- [Task brief]: Return the following from the records below: each line, word for word, starting with the line that contains "- -41751$, if" and going on through the line that contains "Answer: $41637$", with nothing outside that range.

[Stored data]
******

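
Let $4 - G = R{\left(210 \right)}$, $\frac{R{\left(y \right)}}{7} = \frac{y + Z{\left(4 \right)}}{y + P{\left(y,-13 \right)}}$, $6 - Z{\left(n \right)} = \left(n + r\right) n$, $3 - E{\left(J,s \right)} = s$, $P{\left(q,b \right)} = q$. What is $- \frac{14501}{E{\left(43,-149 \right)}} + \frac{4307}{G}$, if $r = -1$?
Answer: $\frac{3229817}{456} \approx 7082.9$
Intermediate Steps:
$E{\left(J,s \right)} = 3 - s$
$Z{\left(n \right)} = 6 - n \left(-1 + n\right)$ ($Z{\left(n \right)} = 6 - \left(n - 1\right) n = 6 - \left(-1 + n\right) n = 6 - n \left(-1 + n\right)$)
$R{\left(y \right)} = \frac{7 \left(-6 + y\right)}{2 y}$ ($R{\left(y \right)} = 7 \frac{y + \left(6 + 4 - 4^{2}\right)}{y + y} = 7 \frac{y + \left(6 + 4 - 16\right)}{2 y} = 7 \left(y + \left(6 + 4 - 16\right)\right) \frac{1}{2 y} = 7 \left(y - 6\right) \frac{1}{2 y} = 7 \left(-6 + y\right) \frac{1}{2 y} = 7 \frac{-6 + y}{2 y} = \frac{7 \left(-6 + y\right)}{2 y}$)
$G = \frac{3}{5}$ ($G = 4 - \left(\frac{7}{2} - \frac{21}{210}\right) = 4 - \left(\frac{7}{2} - \frac{1}{10}\right) = 4 - \frac{17}{5} = \frac{3}{5} \approx 0.6$)
$- \frac{14501}{E{\left(43,-149 \right)}} + \frac{4307}{G} = - \frac{14501}{3 - -149} + \frac{4307}{\frac{3}{5}} = - \frac{14501}{3 + 149} + 4307 \cdot \frac{5}{3} = - \frac{14501}{152} + \frac{21535}{3} = \frac{3229817}{456}$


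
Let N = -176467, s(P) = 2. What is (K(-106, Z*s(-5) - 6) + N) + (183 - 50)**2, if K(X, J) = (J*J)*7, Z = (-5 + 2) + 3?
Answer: -158526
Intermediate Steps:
Z = 0 (Z = -3 + 3 = 0)
K(X, J) = 7*J**2 (K(X, J) = J**2*7 = 7*J**2)
(K(-106, Z*s(-5) - 6) + N) + (183 - 50)**2 = (7*(0*2 - 6)**2 - 176467) + (183 - 50)**2 = (7*(0 - 6)**2 - 176467) + 133**2 = (7*(-6)**2 - 176467) + 17689 = (7*36 - 176467) + 17689 = (252 - 176467) + 17689 = -176215 + 17689 = -158526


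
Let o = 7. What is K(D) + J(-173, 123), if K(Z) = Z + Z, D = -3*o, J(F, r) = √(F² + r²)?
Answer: -42 + √45058 ≈ 170.27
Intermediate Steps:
D = -21 (D = -3*7 = -21)
K(Z) = 2*Z
K(D) + J(-173, 123) = 2*(-21) + √((-173)² + 123²) = -42 + √(29929 + 15129) = -42 + √45058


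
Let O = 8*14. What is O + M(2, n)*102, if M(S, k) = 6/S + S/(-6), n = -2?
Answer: 384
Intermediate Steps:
M(S, k) = 6/S - S/6 (M(S, k) = 6/S + S*(-1/6) = 6/S - S/6)
O = 112
O + M(2, n)*102 = 112 + (6/2 - 1/6*2)*102 = 112 + (6*(1/2) - 1/3)*102 = 112 + (3 - 1/3)*102 = 112 + (8/3)*102 = 112 + 272 = 384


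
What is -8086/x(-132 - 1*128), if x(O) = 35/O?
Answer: 420472/7 ≈ 60067.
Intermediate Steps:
-8086/x(-132 - 1*128) = -8086/(35/(-132 - 1*128)) = -8086/(35/(-132 - 128)) = -8086/(35/(-260)) = -8086/(35*(-1/260)) = -8086/(-7/52) = -8086*(-52/7) = 420472/7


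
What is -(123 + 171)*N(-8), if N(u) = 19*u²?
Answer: -357504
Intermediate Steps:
-(123 + 171)*N(-8) = -(123 + 171)*19*(-8)² = -294*19*64 = -294*1216 = -1*357504 = -357504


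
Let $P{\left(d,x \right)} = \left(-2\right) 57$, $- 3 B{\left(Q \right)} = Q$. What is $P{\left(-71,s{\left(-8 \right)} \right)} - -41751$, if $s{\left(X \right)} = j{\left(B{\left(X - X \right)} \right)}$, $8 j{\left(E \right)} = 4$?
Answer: $41637$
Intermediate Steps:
$B{\left(Q \right)} = - \frac{Q}{3}$
$j{\left(E \right)} = \frac{1}{2}$ ($j{\left(E \right)} = \frac{1}{8} \cdot 4 = \frac{1}{2}$)
$s{\left(X \right)} = \frac{1}{2}$
$P{\left(d,x \right)} = -114$
$P{\left(-71,s{\left(-8 \right)} \right)} - -41751 = -114 - -41751 = -114 + 41751 = 41637$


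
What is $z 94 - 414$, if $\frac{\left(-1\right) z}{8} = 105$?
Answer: $-79374$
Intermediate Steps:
$z = -840$ ($z = \left(-8\right) 105 = -840$)
$z 94 - 414 = \left(-840\right) 94 - 414 = -78960 - 414 = -79374$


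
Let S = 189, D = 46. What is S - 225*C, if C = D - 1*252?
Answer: 46539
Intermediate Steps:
C = -206 (C = 46 - 1*252 = 46 - 252 = -206)
S - 225*C = 189 - 225*(-206) = 189 + 46350 = 46539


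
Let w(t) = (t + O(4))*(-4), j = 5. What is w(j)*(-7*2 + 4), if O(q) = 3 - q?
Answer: 160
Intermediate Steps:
w(t) = 4 - 4*t (w(t) = (t + (3 - 1*4))*(-4) = (t + (3 - 4))*(-4) = (t - 1)*(-4) = (-1 + t)*(-4) = 4 - 4*t)
w(j)*(-7*2 + 4) = (4 - 4*5)*(-7*2 + 4) = (4 - 20)*(-14 + 4) = -16*(-10) = 160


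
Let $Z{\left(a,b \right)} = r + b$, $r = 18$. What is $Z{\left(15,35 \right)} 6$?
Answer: $318$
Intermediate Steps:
$Z{\left(a,b \right)} = 18 + b$
$Z{\left(15,35 \right)} 6 = \left(18 + 35\right) 6 = 53 \cdot 6 = 318$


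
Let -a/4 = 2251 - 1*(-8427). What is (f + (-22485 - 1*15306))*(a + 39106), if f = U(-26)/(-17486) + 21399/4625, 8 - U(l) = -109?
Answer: 5509766881590183/40436375 ≈ 1.3626e+8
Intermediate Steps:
U(l) = 117 (U(l) = 8 - 1*(-109) = 8 + 109 = 117)
a = -42712 (a = -4*(2251 - 1*(-8427)) = -4*(2251 + 8427) = -4*10678 = -42712)
f = 373641789/80872750 (f = 117/(-17486) + 21399/4625 = 117*(-1/17486) + 21399*(1/4625) = -117/17486 + 21399/4625 = 373641789/80872750 ≈ 4.6201)
(f + (-22485 - 1*15306))*(a + 39106) = (373641789/80872750 + (-22485 - 1*15306))*(-42712 + 39106) = (373641789/80872750 + (-22485 - 15306))*(-3606) = (373641789/80872750 - 37791)*(-3606) = -3055888453461/80872750*(-3606) = 5509766881590183/40436375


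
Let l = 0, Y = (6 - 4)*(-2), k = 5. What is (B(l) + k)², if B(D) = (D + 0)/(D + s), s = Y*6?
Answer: 25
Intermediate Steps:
Y = -4 (Y = 2*(-2) = -4)
s = -24 (s = -4*6 = -24)
B(D) = D/(-24 + D) (B(D) = (D + 0)/(D - 24) = D/(-24 + D))
(B(l) + k)² = (0/(-24 + 0) + 5)² = (0/(-24) + 5)² = (0*(-1/24) + 5)² = (0 + 5)² = 5² = 25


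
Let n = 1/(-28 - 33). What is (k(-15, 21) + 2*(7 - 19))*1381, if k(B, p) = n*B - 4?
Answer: -2338033/61 ≈ -38328.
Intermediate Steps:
n = -1/61 (n = 1/(-61) = -1/61 ≈ -0.016393)
k(B, p) = -4 - B/61 (k(B, p) = -B/61 - 4 = -4 - B/61)
(k(-15, 21) + 2*(7 - 19))*1381 = ((-4 - 1/61*(-15)) + 2*(7 - 19))*1381 = ((-4 + 15/61) + 2*(-12))*1381 = (-229/61 - 24)*1381 = -1693/61*1381 = -2338033/61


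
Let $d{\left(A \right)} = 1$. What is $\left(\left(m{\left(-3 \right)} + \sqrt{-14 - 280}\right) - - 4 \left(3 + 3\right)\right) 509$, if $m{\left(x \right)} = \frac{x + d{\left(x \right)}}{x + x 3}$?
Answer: $\frac{73805}{6} + 3563 i \sqrt{6} \approx 12301.0 + 8727.5 i$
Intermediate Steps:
$m{\left(x \right)} = \frac{1 + x}{4 x}$ ($m{\left(x \right)} = \frac{x + 1}{x + x 3} = \frac{1 + x}{x + 3 x} = \frac{1 + x}{4 x}$)
$\left(\left(m{\left(-3 \right)} + \sqrt{-14 - 280}\right) - - 4 \left(3 + 3\right)\right) 509 = \left(\left(\frac{1 - 3}{4 \left(-3\right)} + \sqrt{-14 - 280}\right) - - 4 \left(3 + 3\right)\right) 509 = \left(\left(\frac{1}{4} \left(- \frac{1}{3}\right) \left(-2\right) + \sqrt{-294}\right) - \left(-4\right) 6\right) 509 = \left(\left(\frac{1}{6} + 7 i \sqrt{6}\right) - -24\right) 509 = \left(\left(\frac{1}{6} + 7 i \sqrt{6}\right) + 24\right) 509 = \left(\frac{145}{6} + 7 i \sqrt{6}\right) 509 = \frac{73805}{6} + 3563 i \sqrt{6}$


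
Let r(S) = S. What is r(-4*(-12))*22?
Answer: 1056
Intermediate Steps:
r(-4*(-12))*22 = -4*(-12)*22 = 48*22 = 1056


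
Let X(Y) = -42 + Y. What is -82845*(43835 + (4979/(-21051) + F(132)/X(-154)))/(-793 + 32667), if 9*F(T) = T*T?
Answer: -29722501851575/260936501 ≈ -1.1391e+5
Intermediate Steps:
F(T) = T²/9 (F(T) = (T*T)/9 = T²/9)
-82845*(43835 + (4979/(-21051) + F(132)/X(-154)))/(-793 + 32667) = -82845*(43835 + (4979/(-21051) + ((⅑)*132²)/(-42 - 154)))/(-793 + 32667) = -82845/(31874/(43835 + (4979*(-1/21051) + ((⅑)*17424)/(-196)))) = -82845/(31874/(43835 + (-4979/21051 + 1936*(-1/196)))) = -82845/(31874/(43835 + (-4979/21051 - 484/49))) = -82845/(31874/(43835 - 10432655/1031499)) = -82845/(31874/(45205326010/1031499)) = -82845/(31874*(1031499/45205326010)) = -82845/16438999563/22602663005 = -82845*22602663005/16438999563 = -29722501851575/260936501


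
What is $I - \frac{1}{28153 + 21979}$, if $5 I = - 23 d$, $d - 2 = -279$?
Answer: $\frac{319390967}{250660} \approx 1274.2$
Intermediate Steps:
$d = -277$ ($d = 2 - 279 = -277$)
$I = \frac{6371}{5}$ ($I = \frac{\left(-23\right) \left(-277\right)}{5} = \frac{1}{5} \cdot 6371 = \frac{6371}{5} \approx 1274.2$)
$I - \frac{1}{28153 + 21979} = \frac{6371}{5} - \frac{1}{28153 + 21979} = \frac{6371}{5} - \frac{1}{50132} = \frac{319390967}{250660}$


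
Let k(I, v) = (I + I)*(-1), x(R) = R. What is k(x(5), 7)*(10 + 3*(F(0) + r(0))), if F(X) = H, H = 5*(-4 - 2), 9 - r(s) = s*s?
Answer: 530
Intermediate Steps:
r(s) = 9 - s² (r(s) = 9 - s*s = 9 - s²)
H = -30 (H = 5*(-6) = -30)
F(X) = -30
k(I, v) = -2*I (k(I, v) = (2*I)*(-1) = -2*I)
k(x(5), 7)*(10 + 3*(F(0) + r(0))) = (-2*5)*(10 + 3*(-30 + (9 - 1*0²))) = -10*(10 + 3*(-30 + (9 - 1*0))) = -10*(10 + 3*(-30 + (9 + 0))) = -10*(10 + 3*(-30 + 9)) = -10*(10 + 3*(-21)) = -10*(10 - 63) = -10*(-53) = 530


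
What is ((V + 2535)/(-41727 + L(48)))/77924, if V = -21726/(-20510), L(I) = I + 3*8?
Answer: -2167274/2773912739675 ≈ -7.8131e-7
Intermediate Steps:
L(I) = 24 + I (L(I) = I + 24 = 24 + I)
V = 10863/10255 (V = -21726*(-1/20510) = 10863/10255 ≈ 1.0593)
((V + 2535)/(-41727 + L(48)))/77924 = ((10863/10255 + 2535)/(-41727 + (24 + 48)))/77924 = (26007288/(10255*(-41727 + 72)))*(1/77924) = ((26007288/10255)/(-41655))*(1/77924) = ((26007288/10255)*(-1/41655))*(1/77924) = -8669096/142390675*1/77924 = -2167274/2773912739675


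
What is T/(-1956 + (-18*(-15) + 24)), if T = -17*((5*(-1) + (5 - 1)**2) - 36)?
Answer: -425/1662 ≈ -0.25572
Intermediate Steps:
T = 425 (T = -17*((-5 + 4**2) - 36) = -17*((-5 + 16) - 36) = -17*(11 - 36) = -17*(-25) = 425)
T/(-1956 + (-18*(-15) + 24)) = 425/(-1956 + (-18*(-15) + 24)) = 425/(-1956 + (270 + 24)) = 425/(-1956 + 294) = 425/(-1662) = 425*(-1/1662) = -425/1662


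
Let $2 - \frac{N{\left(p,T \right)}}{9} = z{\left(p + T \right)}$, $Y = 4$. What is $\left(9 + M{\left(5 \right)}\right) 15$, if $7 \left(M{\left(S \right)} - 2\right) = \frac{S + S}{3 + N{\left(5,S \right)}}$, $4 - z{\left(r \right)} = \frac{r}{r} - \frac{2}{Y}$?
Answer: $\frac{7985}{49} \approx 162.96$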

******

- [Answer to the problem]:
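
Let $P{\left(d,x \right)} = \left(-2\right) 57$, $- 3 B{\left(Q \right)} = Q$. What is $P{\left(-71,s{\left(-8 \right)} \right)} - -41751$, if $s{\left(X \right)} = j{\left(B{\left(X - X \right)} \right)}$, $8 j{\left(E \right)} = 4$?
Answer: $41637$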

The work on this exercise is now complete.